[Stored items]
________________________________________
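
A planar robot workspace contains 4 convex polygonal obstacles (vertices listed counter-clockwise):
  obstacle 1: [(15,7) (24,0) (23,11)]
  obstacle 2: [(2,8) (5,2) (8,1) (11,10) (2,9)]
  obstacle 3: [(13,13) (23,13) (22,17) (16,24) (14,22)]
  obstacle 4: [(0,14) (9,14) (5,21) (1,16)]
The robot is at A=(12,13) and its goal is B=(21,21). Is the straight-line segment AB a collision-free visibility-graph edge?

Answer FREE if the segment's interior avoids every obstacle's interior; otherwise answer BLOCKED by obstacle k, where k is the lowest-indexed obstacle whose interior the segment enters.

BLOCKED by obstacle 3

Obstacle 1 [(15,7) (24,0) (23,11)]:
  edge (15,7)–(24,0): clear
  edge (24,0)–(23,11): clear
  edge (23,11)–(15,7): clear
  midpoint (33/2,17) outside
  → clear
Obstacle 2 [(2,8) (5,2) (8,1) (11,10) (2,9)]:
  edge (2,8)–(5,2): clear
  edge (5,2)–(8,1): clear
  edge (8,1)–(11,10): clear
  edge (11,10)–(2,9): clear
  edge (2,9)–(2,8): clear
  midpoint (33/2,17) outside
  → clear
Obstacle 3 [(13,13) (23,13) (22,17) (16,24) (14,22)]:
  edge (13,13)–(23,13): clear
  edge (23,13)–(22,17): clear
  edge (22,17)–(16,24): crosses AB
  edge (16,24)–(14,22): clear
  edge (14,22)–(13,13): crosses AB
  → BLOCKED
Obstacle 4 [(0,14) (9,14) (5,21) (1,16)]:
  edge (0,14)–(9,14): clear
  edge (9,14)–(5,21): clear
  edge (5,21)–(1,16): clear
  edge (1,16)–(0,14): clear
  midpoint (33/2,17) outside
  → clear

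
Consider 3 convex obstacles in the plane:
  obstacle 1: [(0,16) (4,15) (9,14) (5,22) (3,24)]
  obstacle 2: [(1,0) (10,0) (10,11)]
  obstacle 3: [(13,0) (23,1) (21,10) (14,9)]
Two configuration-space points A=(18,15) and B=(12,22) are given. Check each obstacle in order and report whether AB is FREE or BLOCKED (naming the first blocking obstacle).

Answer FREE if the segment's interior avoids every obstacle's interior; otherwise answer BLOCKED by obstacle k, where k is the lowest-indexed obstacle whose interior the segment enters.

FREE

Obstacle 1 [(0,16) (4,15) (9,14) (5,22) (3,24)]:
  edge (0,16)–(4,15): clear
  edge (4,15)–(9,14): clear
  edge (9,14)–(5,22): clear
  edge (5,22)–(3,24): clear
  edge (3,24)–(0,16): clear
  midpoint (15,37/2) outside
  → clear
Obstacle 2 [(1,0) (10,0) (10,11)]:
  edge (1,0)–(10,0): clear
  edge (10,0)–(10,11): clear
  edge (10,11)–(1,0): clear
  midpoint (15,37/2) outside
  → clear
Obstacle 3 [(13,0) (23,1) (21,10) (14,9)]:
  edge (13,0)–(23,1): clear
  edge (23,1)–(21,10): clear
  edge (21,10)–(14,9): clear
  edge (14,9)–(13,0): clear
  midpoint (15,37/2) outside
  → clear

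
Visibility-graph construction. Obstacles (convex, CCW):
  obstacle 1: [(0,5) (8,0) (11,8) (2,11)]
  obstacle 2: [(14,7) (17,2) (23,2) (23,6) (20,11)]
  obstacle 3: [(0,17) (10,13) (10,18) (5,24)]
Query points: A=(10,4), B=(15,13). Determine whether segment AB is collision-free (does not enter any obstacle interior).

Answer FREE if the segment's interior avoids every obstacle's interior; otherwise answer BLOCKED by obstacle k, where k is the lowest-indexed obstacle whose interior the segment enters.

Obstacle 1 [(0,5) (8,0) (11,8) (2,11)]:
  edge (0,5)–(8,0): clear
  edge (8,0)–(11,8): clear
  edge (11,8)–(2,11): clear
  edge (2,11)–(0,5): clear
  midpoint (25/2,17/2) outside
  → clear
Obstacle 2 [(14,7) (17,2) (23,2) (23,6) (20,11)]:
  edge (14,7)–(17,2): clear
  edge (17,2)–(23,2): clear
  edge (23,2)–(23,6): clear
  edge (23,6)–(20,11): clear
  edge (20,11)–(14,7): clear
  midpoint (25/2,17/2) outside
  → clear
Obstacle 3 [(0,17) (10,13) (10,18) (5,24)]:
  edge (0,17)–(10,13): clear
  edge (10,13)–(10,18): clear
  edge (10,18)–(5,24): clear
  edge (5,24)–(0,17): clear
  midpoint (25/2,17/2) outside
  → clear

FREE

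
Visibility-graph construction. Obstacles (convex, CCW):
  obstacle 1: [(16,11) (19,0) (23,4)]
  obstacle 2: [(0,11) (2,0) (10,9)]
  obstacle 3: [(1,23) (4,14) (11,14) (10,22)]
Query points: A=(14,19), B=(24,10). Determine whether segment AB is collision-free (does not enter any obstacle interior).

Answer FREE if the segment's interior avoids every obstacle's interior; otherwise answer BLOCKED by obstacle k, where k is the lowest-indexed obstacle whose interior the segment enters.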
________________________________________
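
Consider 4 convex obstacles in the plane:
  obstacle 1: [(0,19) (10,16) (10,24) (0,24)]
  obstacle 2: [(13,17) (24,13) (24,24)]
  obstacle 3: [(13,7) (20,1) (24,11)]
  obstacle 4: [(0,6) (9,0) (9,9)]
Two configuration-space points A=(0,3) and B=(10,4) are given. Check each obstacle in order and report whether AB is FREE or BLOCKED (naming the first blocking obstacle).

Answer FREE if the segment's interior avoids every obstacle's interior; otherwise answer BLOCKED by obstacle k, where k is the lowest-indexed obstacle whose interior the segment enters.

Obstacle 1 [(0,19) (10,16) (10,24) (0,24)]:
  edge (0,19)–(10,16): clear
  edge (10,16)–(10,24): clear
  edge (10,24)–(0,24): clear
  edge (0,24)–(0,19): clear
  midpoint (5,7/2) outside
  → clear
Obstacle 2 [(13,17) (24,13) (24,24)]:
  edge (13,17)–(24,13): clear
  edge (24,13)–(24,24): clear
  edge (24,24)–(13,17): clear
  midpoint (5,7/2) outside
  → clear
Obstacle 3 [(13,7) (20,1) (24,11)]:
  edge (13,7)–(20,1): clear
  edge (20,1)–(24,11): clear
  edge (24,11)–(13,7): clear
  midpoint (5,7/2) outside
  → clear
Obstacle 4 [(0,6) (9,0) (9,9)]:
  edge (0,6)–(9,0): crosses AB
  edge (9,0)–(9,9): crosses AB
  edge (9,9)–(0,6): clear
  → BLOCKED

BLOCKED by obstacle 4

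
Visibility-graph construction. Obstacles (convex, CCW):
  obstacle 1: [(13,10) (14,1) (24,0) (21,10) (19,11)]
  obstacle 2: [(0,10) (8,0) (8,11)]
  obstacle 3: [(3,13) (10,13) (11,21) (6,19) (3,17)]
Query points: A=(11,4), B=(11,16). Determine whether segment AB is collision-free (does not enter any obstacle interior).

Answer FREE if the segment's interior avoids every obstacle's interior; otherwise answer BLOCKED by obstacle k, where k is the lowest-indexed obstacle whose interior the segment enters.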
________________________________________
● Prompt
All lines in the data above from the one with "obstacle 1: [(0,16)" through the one with "Two configuration-space points A=(18,15)" must be repeated exactly, and no others.

● Exercise answer
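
  obstacle 1: [(0,16) (4,15) (9,14) (5,22) (3,24)]
  obstacle 2: [(1,0) (10,0) (10,11)]
  obstacle 3: [(13,0) (23,1) (21,10) (14,9)]
Two configuration-space points A=(18,15) and B=(12,22) are given. Check each obstacle in order and report whether AB is FREE or BLOCKED (naming the first blocking obstacle).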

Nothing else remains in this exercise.